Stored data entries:
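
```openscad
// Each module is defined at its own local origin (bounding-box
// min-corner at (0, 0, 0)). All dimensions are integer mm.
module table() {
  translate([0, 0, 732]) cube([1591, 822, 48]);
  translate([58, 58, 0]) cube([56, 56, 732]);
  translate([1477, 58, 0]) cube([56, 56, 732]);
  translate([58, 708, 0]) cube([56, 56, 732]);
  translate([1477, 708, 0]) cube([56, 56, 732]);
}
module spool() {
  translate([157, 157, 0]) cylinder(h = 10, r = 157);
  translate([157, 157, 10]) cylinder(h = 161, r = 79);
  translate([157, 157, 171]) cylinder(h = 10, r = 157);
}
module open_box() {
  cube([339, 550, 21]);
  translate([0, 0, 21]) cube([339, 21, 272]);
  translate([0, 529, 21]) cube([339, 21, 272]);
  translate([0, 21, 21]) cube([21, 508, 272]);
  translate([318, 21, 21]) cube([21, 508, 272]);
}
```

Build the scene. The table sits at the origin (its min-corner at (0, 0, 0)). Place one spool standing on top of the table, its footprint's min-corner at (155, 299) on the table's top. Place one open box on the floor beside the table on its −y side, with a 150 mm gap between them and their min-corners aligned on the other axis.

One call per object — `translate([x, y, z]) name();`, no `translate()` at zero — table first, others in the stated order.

table();
translate([155, 299, 780]) spool();
translate([0, -700, 0]) open_box();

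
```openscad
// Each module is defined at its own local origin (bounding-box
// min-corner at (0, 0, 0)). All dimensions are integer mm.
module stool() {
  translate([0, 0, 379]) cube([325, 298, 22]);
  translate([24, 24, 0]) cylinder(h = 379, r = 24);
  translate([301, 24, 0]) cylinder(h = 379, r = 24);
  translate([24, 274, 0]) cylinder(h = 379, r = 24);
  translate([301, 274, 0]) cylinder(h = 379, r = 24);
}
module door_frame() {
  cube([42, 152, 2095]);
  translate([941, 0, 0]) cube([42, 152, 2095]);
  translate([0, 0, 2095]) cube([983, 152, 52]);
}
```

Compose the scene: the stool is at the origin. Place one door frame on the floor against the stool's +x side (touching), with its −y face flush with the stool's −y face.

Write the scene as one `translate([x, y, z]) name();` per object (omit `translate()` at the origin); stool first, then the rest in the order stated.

stool();
translate([325, 0, 0]) door_frame();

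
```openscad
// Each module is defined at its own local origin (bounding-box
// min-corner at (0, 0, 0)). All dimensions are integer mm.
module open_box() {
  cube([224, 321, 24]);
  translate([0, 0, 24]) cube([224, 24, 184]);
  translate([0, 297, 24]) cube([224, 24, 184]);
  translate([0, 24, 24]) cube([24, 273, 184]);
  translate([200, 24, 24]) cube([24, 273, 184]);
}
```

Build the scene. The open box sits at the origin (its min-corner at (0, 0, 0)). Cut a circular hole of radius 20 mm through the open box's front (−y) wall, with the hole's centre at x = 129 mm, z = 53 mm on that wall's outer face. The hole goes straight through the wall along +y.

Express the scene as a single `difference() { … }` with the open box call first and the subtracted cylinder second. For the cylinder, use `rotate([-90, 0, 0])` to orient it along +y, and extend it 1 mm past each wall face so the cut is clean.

difference() {
  open_box();
  translate([129, -1, 53]) rotate([-90, 0, 0]) cylinder(h = 26, r = 20);
}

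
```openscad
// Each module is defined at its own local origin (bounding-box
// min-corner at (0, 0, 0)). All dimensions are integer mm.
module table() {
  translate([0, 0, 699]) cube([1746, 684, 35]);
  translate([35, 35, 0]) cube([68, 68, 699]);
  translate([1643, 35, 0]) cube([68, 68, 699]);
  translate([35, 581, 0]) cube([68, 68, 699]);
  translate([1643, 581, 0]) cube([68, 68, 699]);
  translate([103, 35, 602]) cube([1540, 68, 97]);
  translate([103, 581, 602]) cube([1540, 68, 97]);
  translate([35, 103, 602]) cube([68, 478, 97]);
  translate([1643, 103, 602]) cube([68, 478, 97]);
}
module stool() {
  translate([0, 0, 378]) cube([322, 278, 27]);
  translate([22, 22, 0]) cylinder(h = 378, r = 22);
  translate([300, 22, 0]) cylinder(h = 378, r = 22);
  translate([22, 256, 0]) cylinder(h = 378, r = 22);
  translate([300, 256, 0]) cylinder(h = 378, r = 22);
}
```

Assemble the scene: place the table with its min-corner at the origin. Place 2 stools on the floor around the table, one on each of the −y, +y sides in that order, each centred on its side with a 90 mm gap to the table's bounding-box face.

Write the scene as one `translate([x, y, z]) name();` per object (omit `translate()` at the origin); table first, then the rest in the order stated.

table();
translate([712, -368, 0]) stool();
translate([712, 774, 0]) stool();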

== ACTIVITY ==
For each line of the entries that includes "Place", show that line.

== ANSWER SECTION ==
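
Build the scene. The table sits at the origin (its min-corner at (0, 0, 0)). Place one spool standing on top of the table, its footprint's min-corner at (155, 299) on the table's top. Place one open box on the floor beside the table on its −y side, with a 150 mm gap between them and their min-corners aligned on the other axis.
Compose the scene: the stool is at the origin. Place one door frame on the floor against the stool's +x side (touching), with its −y face flush with the stool's −y face.
Assemble the scene: place the table with its min-corner at the origin. Place 2 stools on the floor around the table, one on each of the −y, +y sides in that order, each centred on its side with a 90 mm gap to the table's bounding-box face.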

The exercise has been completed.